Excerpted records —
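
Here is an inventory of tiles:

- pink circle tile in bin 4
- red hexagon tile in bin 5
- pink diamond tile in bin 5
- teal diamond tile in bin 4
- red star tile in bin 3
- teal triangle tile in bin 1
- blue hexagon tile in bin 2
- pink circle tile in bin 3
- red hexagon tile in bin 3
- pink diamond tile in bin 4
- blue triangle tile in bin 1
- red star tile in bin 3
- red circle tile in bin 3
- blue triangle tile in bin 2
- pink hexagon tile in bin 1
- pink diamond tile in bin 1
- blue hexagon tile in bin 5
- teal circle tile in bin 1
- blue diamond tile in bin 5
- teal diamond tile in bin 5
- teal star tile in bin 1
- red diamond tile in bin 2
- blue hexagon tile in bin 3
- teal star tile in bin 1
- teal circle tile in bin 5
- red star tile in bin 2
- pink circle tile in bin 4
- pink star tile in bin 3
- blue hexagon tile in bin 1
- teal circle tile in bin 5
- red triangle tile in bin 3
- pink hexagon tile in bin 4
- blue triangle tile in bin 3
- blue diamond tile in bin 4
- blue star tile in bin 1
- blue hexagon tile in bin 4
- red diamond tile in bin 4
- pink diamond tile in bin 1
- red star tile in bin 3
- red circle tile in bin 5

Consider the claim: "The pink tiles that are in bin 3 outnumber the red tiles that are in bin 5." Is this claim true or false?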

Work instructions — Beginning with the line that has "- red star tile in bin 2", set down every line of the entries above through the final one, unchanged.

Task output —
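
- red star tile in bin 2
- pink circle tile in bin 4
- pink star tile in bin 3
- blue hexagon tile in bin 1
- teal circle tile in bin 5
- red triangle tile in bin 3
- pink hexagon tile in bin 4
- blue triangle tile in bin 3
- blue diamond tile in bin 4
- blue star tile in bin 1
- blue hexagon tile in bin 4
- red diamond tile in bin 4
- pink diamond tile in bin 1
- red star tile in bin 3
- red circle tile in bin 5

Consider the claim: "The pink tiles that are in bin 3 outnumber the red tiles that are in bin 5." Is this claim true or false?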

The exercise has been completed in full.